= Beginning of Section =
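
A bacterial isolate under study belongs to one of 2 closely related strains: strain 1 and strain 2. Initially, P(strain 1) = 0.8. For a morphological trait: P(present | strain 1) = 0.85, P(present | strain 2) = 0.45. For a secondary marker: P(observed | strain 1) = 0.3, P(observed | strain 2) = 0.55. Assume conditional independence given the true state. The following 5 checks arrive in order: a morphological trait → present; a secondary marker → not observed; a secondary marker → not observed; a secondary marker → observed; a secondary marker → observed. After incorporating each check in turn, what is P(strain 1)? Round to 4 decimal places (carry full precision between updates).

0.8447

After a morphological trait='present': P(strain 1) = 0.85·0.8000 / (0.85·0.8000 + 0.45·0.2000) ≈ 0.8831
After a secondary marker='not observed': P(strain 1) = 0.7·0.8831 / (0.7·0.8831 + 0.45·0.1169) ≈ 0.9216
After a secondary marker='not observed': P(strain 1) = 0.7·0.9216 / (0.7·0.9216 + 0.45·0.0784) ≈ 0.9481
After a secondary marker='observed': P(strain 1) = 0.3·0.9481 / (0.3·0.9481 + 0.55·0.0519) ≈ 0.9089
After a secondary marker='observed': P(strain 1) = 0.3·0.9089 / (0.3·0.9089 + 0.55·0.0911) ≈ 0.8447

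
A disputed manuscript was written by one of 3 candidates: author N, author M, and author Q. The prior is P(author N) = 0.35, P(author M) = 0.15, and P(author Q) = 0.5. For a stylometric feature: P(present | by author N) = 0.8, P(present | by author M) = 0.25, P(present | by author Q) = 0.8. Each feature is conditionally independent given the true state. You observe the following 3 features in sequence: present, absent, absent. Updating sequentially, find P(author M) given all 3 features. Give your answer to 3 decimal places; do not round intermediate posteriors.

After 'present': normaliser = 0.8·0.3500 + 0.25·0.1500 + 0.8·0.5000; P(author N) ≈ 0.3902, P(author M) ≈ 0.0523, P(author Q) ≈ 0.5575
After 'absent': normaliser = 0.2·0.3902 + 0.75·0.0523 + 0.2·0.5575; P(author N) ≈ 0.3412, P(author M) ≈ 0.1714, P(author Q) ≈ 0.4874
After 'absent': normaliser = 0.2·0.3412 + 0.75·0.1714 + 0.2·0.4874; P(author N) ≈ 0.2319, P(author M) ≈ 0.4368, P(author Q) ≈ 0.3313

0.437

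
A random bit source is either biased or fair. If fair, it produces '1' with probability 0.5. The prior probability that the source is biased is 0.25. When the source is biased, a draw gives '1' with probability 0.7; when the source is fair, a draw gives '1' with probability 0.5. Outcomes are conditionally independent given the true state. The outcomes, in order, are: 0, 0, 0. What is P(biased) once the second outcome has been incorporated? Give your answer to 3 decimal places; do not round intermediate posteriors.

0.107

After '0': P(biased) = 0.3·0.2500 / (0.3·0.2500 + 0.5·0.7500) ≈ 0.1667
After '0': P(biased) = 0.3·0.1667 / (0.3·0.1667 + 0.5·0.8333) ≈ 0.1071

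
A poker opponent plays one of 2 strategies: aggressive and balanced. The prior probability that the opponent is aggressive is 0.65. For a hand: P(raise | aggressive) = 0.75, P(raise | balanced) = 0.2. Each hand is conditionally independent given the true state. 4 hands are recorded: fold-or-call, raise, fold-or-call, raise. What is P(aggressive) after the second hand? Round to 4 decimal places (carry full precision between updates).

0.6852

Apply Bayes' rule sequentially, carrying P(aggressive) forward.
After 'fold-or-call': P(aggressive) = 0.25·0.6500 / (0.25·0.6500 + 0.8·0.3500) ≈ 0.3672
After 'raise': P(aggressive) = 0.75·0.3672 / (0.75·0.3672 + 0.2·0.6328) ≈ 0.6852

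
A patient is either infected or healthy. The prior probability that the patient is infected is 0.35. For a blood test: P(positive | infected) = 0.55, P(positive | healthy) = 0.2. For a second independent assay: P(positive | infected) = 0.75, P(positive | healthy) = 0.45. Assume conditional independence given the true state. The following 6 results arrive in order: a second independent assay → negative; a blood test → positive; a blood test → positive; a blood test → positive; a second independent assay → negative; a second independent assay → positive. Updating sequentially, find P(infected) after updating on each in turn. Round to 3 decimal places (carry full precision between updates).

0.794

After a second independent assay='negative': P(infected) = 0.25·0.3500 / (0.25·0.3500 + 0.55·0.6500) ≈ 0.1966
After a blood test='positive': P(infected) = 0.55·0.1966 / (0.55·0.1966 + 0.2·0.8034) ≈ 0.4023
After a blood test='positive': P(infected) = 0.55·0.4023 / (0.55·0.4023 + 0.2·0.5977) ≈ 0.6492
After a blood test='positive': P(infected) = 0.55·0.6492 / (0.55·0.6492 + 0.2·0.3508) ≈ 0.8358
After a second independent assay='negative': P(infected) = 0.25·0.8358 / (0.25·0.8358 + 0.55·0.1642) ≈ 0.6982
After a second independent assay='positive': P(infected) = 0.75·0.6982 / (0.75·0.6982 + 0.45·0.3018) ≈ 0.7941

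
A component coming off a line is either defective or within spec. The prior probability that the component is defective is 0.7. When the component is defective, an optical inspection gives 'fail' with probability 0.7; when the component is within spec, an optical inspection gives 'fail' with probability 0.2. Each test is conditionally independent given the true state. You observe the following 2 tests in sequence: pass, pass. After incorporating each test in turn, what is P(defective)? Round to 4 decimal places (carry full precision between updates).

After 'pass': P(defective) = 0.3·0.7000 / (0.3·0.7000 + 0.8·0.3000) ≈ 0.4667
After 'pass': P(defective) = 0.3·0.4667 / (0.3·0.4667 + 0.8·0.5333) ≈ 0.2471

0.2471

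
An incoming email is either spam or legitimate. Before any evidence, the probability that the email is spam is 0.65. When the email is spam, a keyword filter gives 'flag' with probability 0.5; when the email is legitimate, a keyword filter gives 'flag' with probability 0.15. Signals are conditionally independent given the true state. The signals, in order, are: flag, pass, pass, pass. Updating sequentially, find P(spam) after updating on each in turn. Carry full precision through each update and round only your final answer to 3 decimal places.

Apply Bayes' rule sequentially, carrying P(spam) forward.
After 'flag': P(spam) = 0.5·0.6500 / (0.5·0.6500 + 0.15·0.3500) ≈ 0.8609
After 'pass': P(spam) = 0.5·0.8609 / (0.5·0.8609 + 0.85·0.1391) ≈ 0.7846
After 'pass': P(spam) = 0.5·0.7846 / (0.5·0.7846 + 0.85·0.2154) ≈ 0.6817
After 'pass': P(spam) = 0.5·0.6817 / (0.5·0.6817 + 0.85·0.3183) ≈ 0.5575

0.558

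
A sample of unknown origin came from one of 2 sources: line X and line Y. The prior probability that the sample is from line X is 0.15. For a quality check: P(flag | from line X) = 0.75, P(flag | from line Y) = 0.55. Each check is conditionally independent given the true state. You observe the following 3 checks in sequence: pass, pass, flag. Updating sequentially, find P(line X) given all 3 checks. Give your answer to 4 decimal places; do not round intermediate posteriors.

0.0691

Apply Bayes' rule sequentially, carrying P(line X) forward.
After 'pass': P(line X) = 0.25·0.1500 / (0.25·0.1500 + 0.45·0.8500) ≈ 0.0893
After 'pass': P(line X) = 0.25·0.0893 / (0.25·0.0893 + 0.45·0.9107) ≈ 0.0517
After 'flag': P(line X) = 0.75·0.0517 / (0.75·0.0517 + 0.55·0.9483) ≈ 0.0691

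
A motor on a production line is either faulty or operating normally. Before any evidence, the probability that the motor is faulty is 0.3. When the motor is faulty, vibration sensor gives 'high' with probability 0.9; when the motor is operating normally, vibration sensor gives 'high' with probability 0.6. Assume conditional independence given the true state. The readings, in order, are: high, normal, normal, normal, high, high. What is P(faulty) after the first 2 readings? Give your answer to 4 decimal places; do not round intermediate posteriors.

After 'high': P(faulty) = 0.9·0.3000 / (0.9·0.3000 + 0.6·0.7000) ≈ 0.3913
After 'normal': P(faulty) = 0.1·0.3913 / (0.1·0.3913 + 0.4·0.6087) ≈ 0.1385

0.1385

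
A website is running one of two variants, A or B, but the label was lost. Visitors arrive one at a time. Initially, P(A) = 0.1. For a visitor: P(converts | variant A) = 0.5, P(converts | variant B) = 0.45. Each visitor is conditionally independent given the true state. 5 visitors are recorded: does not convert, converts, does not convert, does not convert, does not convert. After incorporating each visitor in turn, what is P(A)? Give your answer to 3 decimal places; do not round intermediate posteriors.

After 'does not convert': P(A) = 0.5·0.1000 / (0.5·0.1000 + 0.55·0.9000) ≈ 0.0917
After 'converts': P(A) = 0.5·0.0917 / (0.5·0.0917 + 0.45·0.9083) ≈ 0.1009
After 'does not convert': P(A) = 0.5·0.1009 / (0.5·0.1009 + 0.55·0.8991) ≈ 0.0926
After 'does not convert': P(A) = 0.5·0.0926 / (0.5·0.0926 + 0.55·0.9074) ≈ 0.0849
After 'does not convert': P(A) = 0.5·0.0849 / (0.5·0.0849 + 0.55·0.9151) ≈ 0.0778

0.078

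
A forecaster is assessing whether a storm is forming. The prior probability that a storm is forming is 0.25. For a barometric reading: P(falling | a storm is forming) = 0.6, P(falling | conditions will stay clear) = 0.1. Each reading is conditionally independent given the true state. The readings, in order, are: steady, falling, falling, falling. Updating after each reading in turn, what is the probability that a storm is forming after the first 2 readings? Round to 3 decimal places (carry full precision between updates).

Apply Bayes' rule sequentially, carrying P(storm) forward.
After 'steady': P(storm) = 0.4·0.2500 / (0.4·0.2500 + 0.9·0.7500) ≈ 0.1290
After 'falling': P(storm) = 0.6·0.1290 / (0.6·0.1290 + 0.1·0.8710) ≈ 0.4706

0.471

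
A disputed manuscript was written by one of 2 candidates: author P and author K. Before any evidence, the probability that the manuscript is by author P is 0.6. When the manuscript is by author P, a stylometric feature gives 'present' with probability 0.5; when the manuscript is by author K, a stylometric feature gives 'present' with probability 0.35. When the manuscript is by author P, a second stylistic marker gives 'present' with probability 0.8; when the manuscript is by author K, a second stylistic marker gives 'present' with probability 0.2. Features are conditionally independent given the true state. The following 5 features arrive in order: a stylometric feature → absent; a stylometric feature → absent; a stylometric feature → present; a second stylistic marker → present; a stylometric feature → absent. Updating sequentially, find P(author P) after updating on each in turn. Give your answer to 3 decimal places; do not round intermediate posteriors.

0.796

Each posterior becomes the prior for the next update.
After a stylometric feature='absent': P(author P) = 0.5·0.6000 / (0.5·0.6000 + 0.65·0.4000) ≈ 0.5357
After a stylometric feature='absent': P(author P) = 0.5·0.5357 / (0.5·0.5357 + 0.65·0.4643) ≈ 0.4702
After a stylometric feature='present': P(author P) = 0.5·0.4702 / (0.5·0.4702 + 0.35·0.5298) ≈ 0.5591
After a second stylistic marker='present': P(author P) = 0.8·0.5591 / (0.8·0.5591 + 0.2·0.4409) ≈ 0.8353
After a stylometric feature='absent': P(author P) = 0.5·0.8353 / (0.5·0.8353 + 0.65·0.1647) ≈ 0.7960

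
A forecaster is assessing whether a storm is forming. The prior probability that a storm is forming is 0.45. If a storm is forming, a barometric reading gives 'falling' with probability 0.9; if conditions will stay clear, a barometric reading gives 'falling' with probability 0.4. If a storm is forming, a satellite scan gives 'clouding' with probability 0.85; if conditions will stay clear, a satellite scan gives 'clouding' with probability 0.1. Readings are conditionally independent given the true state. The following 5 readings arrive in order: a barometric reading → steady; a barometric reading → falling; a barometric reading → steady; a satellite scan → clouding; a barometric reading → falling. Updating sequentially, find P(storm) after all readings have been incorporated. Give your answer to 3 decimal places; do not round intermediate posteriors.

Each posterior becomes the prior for the next update.
After a barometric reading='steady': P(storm) = 0.1·0.4500 / (0.1·0.4500 + 0.6·0.5500) ≈ 0.1200
After a barometric reading='falling': P(storm) = 0.9·0.1200 / (0.9·0.1200 + 0.4·0.8800) ≈ 0.2348
After a barometric reading='steady': P(storm) = 0.1·0.2348 / (0.1·0.2348 + 0.6·0.7652) ≈ 0.0486
After a satellite scan='clouding': P(storm) = 0.85·0.0486 / (0.85·0.0486 + 0.1·0.9514) ≈ 0.3030
After a barometric reading='falling': P(storm) = 0.9·0.3030 / (0.9·0.3030 + 0.4·0.6970) ≈ 0.4944

0.494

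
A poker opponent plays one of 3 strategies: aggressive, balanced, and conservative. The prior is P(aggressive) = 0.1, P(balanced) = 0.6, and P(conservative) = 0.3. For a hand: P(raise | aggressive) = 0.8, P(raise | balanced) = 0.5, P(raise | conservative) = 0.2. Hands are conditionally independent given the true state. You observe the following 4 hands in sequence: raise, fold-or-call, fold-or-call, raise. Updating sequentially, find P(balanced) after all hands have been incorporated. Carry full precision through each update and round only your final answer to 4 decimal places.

0.7855

After 'raise': normaliser = 0.8·0.1000 + 0.5·0.6000 + 0.2·0.3000; P(aggressive) ≈ 0.1818, P(balanced) ≈ 0.6818, P(conservative) ≈ 0.1364
After 'fold-or-call': normaliser = 0.2·0.1818 + 0.5·0.6818 + 0.8·0.1364; P(aggressive) ≈ 0.0748, P(balanced) ≈ 0.7009, P(conservative) ≈ 0.2243
After 'fold-or-call': normaliser = 0.2·0.0748 + 0.5·0.7009 + 0.8·0.2243; P(aggressive) ≈ 0.0274, P(balanced) ≈ 0.6432, P(conservative) ≈ 0.3293
After 'raise': normaliser = 0.8·0.0274 + 0.5·0.6432 + 0.2·0.3293; P(aggressive) ≈ 0.0536, P(balanced) ≈ 0.7855, P(conservative) ≈ 0.1609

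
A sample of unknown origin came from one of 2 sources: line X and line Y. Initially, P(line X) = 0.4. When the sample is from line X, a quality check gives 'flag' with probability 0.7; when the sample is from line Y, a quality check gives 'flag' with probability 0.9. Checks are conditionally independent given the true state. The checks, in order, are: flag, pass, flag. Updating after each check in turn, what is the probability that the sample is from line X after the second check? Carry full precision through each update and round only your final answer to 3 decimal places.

After 'flag': P(line X) = 0.7·0.4000 / (0.7·0.4000 + 0.9·0.6000) ≈ 0.3415
After 'pass': P(line X) = 0.3·0.3415 / (0.3·0.3415 + 0.1·0.6585) ≈ 0.6087

0.609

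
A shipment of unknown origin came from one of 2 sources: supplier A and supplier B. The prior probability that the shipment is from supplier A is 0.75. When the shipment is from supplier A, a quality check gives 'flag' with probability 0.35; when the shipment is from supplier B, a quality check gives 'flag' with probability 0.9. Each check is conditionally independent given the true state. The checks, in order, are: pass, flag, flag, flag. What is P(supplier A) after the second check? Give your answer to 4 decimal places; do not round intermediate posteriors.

After 'pass': P(supplier A) = 0.65·0.7500 / (0.65·0.7500 + 0.1·0.2500) ≈ 0.9512
After 'flag': P(supplier A) = 0.35·0.9512 / (0.35·0.9512 + 0.9·0.0488) ≈ 0.8835

0.8835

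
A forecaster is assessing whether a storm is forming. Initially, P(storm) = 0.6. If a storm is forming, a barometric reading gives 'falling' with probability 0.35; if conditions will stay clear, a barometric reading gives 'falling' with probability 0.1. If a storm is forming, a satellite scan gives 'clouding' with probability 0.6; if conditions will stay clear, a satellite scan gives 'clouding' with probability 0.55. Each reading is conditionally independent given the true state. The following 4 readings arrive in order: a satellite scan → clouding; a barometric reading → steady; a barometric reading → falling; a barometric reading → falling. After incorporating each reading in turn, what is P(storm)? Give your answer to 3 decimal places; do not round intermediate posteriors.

After a satellite scan='clouding': P(storm) = 0.6·0.6000 / (0.6·0.6000 + 0.55·0.4000) ≈ 0.6207
After a barometric reading='steady': P(storm) = 0.65·0.6207 / (0.65·0.6207 + 0.9·0.3793) ≈ 0.5417
After a barometric reading='falling': P(storm) = 0.35·0.5417 / (0.35·0.5417 + 0.1·0.4583) ≈ 0.8053
After a barometric reading='falling': P(storm) = 0.35·0.8053 / (0.35·0.8053 + 0.1·0.1947) ≈ 0.9354

0.935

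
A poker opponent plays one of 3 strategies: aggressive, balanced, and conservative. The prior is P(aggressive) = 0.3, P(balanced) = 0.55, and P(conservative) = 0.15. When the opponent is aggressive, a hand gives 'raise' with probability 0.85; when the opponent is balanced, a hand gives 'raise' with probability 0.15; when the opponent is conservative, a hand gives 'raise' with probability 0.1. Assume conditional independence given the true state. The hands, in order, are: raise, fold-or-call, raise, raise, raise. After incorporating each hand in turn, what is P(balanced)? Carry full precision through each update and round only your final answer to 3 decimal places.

0.010

Apply Bayes' rule sequentially, carrying P(balanced) forward.
After 'raise': normaliser = 0.85·0.3000 + 0.15·0.5500 + 0.1·0.1500; P(aggressive) ≈ 0.7234, P(balanced) ≈ 0.2340, P(conservative) ≈ 0.0426
After 'fold-or-call': normaliser = 0.15·0.7234 + 0.85·0.2340 + 0.9·0.0426; P(aggressive) ≈ 0.3138, P(balanced) ≈ 0.5754, P(conservative) ≈ 0.1108
After 'raise': normaliser = 0.85·0.3138 + 0.15·0.5754 + 0.1·0.1108; P(aggressive) ≈ 0.7326, P(balanced) ≈ 0.2370, P(conservative) ≈ 0.0304
After 'raise': normaliser = 0.85·0.7326 + 0.15·0.2370 + 0.1·0.0304; P(aggressive) ≈ 0.9416, P(balanced) ≈ 0.0538, P(conservative) ≈ 0.0046
After 'raise': normaliser = 0.85·0.9416 + 0.15·0.0538 + 0.1·0.0046; P(aggressive) ≈ 0.9895, P(balanced) ≈ 0.0100, P(conservative) ≈ 0.0006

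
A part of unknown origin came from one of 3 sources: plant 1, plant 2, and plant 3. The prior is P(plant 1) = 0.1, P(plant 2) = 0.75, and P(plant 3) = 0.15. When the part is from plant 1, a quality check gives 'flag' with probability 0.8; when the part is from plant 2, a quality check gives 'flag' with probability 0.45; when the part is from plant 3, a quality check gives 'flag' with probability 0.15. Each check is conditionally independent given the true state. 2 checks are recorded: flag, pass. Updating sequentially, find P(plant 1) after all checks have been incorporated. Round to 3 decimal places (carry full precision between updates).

0.072

After 'flag': normaliser = 0.8·0.1000 + 0.45·0.7500 + 0.15·0.1500; P(plant 1) ≈ 0.1818, P(plant 2) ≈ 0.7670, P(plant 3) ≈ 0.0511
After 'pass': normaliser = 0.2·0.1818 + 0.55·0.7670 + 0.85·0.0511; P(plant 1) ≈ 0.0725, P(plant 2) ≈ 0.8409, P(plant 3) ≈ 0.0866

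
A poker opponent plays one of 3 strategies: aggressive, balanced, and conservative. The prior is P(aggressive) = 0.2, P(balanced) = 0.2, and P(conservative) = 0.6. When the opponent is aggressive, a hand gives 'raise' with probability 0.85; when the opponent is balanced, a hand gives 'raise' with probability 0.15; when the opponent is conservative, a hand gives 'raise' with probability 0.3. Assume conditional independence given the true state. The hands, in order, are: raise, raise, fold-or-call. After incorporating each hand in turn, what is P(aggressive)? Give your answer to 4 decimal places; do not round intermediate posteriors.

0.3424

Apply Bayes' rule sequentially, carrying P(aggressive) forward.
After 'raise': normaliser = 0.85·0.2000 + 0.15·0.2000 + 0.3·0.6000; P(aggressive) ≈ 0.4474, P(balanced) ≈ 0.0789, P(conservative) ≈ 0.4737
After 'raise': normaliser = 0.85·0.4474 + 0.15·0.0789 + 0.3·0.4737; P(aggressive) ≈ 0.7118, P(balanced) ≈ 0.0222, P(conservative) ≈ 0.2660
After 'fold-or-call': normaliser = 0.15·0.7118 + 0.85·0.0222 + 0.7·0.2660; P(aggressive) ≈ 0.3424, P(balanced) ≈ 0.0604, P(conservative) ≈ 0.5972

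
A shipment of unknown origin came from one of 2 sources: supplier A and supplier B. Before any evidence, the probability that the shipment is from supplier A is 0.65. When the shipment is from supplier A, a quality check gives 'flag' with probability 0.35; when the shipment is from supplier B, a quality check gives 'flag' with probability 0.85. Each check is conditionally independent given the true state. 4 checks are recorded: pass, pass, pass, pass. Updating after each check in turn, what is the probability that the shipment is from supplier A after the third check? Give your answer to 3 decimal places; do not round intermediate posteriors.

0.993

Each posterior becomes the prior for the next update.
After 'pass': P(supplier A) = 0.65·0.6500 / (0.65·0.6500 + 0.15·0.3500) ≈ 0.8895
After 'pass': P(supplier A) = 0.65·0.8895 / (0.65·0.8895 + 0.15·0.1105) ≈ 0.9721
After 'pass': P(supplier A) = 0.65·0.9721 / (0.65·0.9721 + 0.15·0.0279) ≈ 0.9934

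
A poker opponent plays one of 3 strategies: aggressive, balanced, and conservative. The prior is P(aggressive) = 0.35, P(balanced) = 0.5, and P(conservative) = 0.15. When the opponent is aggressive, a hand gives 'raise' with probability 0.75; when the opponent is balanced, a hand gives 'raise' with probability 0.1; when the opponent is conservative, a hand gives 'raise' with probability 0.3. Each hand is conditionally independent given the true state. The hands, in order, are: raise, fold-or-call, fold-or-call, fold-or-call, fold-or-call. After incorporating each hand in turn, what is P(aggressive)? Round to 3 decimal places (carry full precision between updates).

Apply Bayes' rule sequentially, carrying P(aggressive) forward.
After 'raise': normaliser = 0.75·0.3500 + 0.1·0.5000 + 0.3·0.1500; P(aggressive) ≈ 0.7343, P(balanced) ≈ 0.1399, P(conservative) ≈ 0.1259
After 'fold-or-call': normaliser = 0.25·0.7343 + 0.9·0.1399 + 0.7·0.1259; P(aggressive) ≈ 0.4617, P(balanced) ≈ 0.3166, P(conservative) ≈ 0.2216
After 'fold-or-call': normaliser = 0.25·0.4617 + 0.9·0.3166 + 0.7·0.2216; P(aggressive) ≈ 0.2078, P(balanced) ≈ 0.5129, P(conservative) ≈ 0.2793
After 'fold-or-call': normaliser = 0.25·0.2078 + 0.9·0.5129 + 0.7·0.2793; P(aggressive) ≈ 0.0733, P(balanced) ≈ 0.6510, P(conservative) ≈ 0.2757
After 'fold-or-call': normaliser = 0.25·0.0733 + 0.9·0.6510 + 0.7·0.2757; P(aggressive) ≈ 0.0230, P(balanced) ≈ 0.7350, P(conservative) ≈ 0.2421

0.023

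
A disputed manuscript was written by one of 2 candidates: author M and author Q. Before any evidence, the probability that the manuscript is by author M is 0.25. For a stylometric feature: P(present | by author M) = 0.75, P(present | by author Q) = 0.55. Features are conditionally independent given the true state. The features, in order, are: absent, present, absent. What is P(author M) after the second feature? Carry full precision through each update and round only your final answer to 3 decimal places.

0.202

Apply Bayes' rule sequentially, carrying P(author M) forward.
After 'absent': P(author M) = 0.25·0.2500 / (0.25·0.2500 + 0.45·0.7500) ≈ 0.1562
After 'present': P(author M) = 0.75·0.1562 / (0.75·0.1562 + 0.55·0.8438) ≈ 0.2016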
= End of Section =
• **PROBLEM TO WORK ON**: Write the lines out again exactly, beginning at the line that contains "0.5, and P(conservative)" and stopping only at the final line of the listing above.

• **SOLUTION TO THE EXERCISE**:
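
A poker opponent plays one of 3 strategies: aggressive, balanced, and conservative. The prior is P(aggressive) = 0.35, P(balanced) = 0.5, and P(conservative) = 0.15. When the opponent is aggressive, a hand gives 'raise' with probability 0.75; when the opponent is balanced, a hand gives 'raise' with probability 0.1; when the opponent is conservative, a hand gives 'raise' with probability 0.3. Each hand is conditionally independent given the true state. The hands, in order, are: raise, fold-or-call, fold-or-call, fold-or-call, fold-or-call. After incorporating each hand in turn, what is P(aggressive)? Round to 3 decimal places (carry full precision between updates).

Apply Bayes' rule sequentially, carrying P(aggressive) forward.
After 'raise': normaliser = 0.75·0.3500 + 0.1·0.5000 + 0.3·0.1500; P(aggressive) ≈ 0.7343, P(balanced) ≈ 0.1399, P(conservative) ≈ 0.1259
After 'fold-or-call': normaliser = 0.25·0.7343 + 0.9·0.1399 + 0.7·0.1259; P(aggressive) ≈ 0.4617, P(balanced) ≈ 0.3166, P(conservative) ≈ 0.2216
After 'fold-or-call': normaliser = 0.25·0.4617 + 0.9·0.3166 + 0.7·0.2216; P(aggressive) ≈ 0.2078, P(balanced) ≈ 0.5129, P(conservative) ≈ 0.2793
After 'fold-or-call': normaliser = 0.25·0.2078 + 0.9·0.5129 + 0.7·0.2793; P(aggressive) ≈ 0.0733, P(balanced) ≈ 0.6510, P(conservative) ≈ 0.2757
After 'fold-or-call': normaliser = 0.25·0.0733 + 0.9·0.6510 + 0.7·0.2757; P(aggressive) ≈ 0.0230, P(balanced) ≈ 0.7350, P(conservative) ≈ 0.2421

0.023

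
A disputed manuscript was written by one of 2 candidates: author M and author Q. Before any evidence, the probability that the manuscript is by author M is 0.25. For a stylometric feature: P(present | by author M) = 0.75, P(present | by author Q) = 0.55. Features are conditionally independent given the true state. The features, in order, are: absent, present, absent. What is P(author M) after the second feature? Carry full precision through each update and round only your final answer to 3 decimal places.

0.202

Apply Bayes' rule sequentially, carrying P(author M) forward.
After 'absent': P(author M) = 0.25·0.2500 / (0.25·0.2500 + 0.45·0.7500) ≈ 0.1562
After 'present': P(author M) = 0.75·0.1562 / (0.75·0.1562 + 0.55·0.8438) ≈ 0.2016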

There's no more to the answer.